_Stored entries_
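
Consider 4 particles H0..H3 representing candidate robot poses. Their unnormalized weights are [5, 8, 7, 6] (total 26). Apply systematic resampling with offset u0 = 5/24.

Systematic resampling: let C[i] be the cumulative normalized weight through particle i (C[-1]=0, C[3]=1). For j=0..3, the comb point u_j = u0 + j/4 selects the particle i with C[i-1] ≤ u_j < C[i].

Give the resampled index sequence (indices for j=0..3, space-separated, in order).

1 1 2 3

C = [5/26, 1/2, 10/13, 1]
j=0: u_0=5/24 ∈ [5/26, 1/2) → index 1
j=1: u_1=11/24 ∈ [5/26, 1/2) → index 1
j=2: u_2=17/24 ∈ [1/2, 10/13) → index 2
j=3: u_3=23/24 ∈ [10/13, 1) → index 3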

...

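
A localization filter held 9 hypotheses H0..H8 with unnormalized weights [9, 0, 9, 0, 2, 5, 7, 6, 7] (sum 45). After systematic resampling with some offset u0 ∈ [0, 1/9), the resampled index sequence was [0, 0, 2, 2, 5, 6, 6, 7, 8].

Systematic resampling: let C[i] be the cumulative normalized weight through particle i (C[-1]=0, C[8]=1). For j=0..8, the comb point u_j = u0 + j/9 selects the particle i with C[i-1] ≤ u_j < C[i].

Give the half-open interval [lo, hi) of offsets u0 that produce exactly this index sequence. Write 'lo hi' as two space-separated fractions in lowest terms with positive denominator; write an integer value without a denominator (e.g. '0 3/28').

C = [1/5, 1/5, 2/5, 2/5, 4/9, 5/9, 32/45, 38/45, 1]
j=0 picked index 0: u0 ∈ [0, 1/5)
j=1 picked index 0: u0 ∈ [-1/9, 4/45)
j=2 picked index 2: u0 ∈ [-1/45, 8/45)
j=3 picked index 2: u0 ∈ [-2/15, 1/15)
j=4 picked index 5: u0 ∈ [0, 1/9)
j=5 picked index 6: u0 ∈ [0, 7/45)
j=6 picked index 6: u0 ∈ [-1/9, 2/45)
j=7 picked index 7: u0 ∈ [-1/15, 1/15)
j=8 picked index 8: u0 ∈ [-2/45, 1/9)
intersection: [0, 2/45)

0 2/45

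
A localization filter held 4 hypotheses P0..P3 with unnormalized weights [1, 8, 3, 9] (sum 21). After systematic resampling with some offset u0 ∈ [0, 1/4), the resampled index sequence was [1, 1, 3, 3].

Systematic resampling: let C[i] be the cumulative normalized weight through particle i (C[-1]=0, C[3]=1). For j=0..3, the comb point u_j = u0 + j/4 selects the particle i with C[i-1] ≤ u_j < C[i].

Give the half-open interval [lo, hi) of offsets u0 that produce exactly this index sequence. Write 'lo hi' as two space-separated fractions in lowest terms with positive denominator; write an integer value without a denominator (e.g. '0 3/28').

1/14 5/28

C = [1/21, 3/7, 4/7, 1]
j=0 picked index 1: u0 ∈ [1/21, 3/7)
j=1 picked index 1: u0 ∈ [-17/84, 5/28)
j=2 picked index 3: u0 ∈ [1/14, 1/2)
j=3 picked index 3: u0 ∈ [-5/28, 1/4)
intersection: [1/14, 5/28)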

_WHAT THIS TASK INVOLVES_
Among the entries, find every line holding "localization" and return it.

_SOLUTION TO THE EXERCISE_
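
A localization filter held 9 hypotheses H0..H8 with unnormalized weights [9, 0, 9, 0, 2, 5, 7, 6, 7] (sum 45). After systematic resampling with some offset u0 ∈ [0, 1/9), the resampled index sequence was [0, 0, 2, 2, 5, 6, 6, 7, 8].
A localization filter held 4 hypotheses P0..P3 with unnormalized weights [1, 8, 3, 9] (sum 21). After systematic resampling with some offset u0 ∈ [0, 1/4), the resampled index sequence was [1, 1, 3, 3].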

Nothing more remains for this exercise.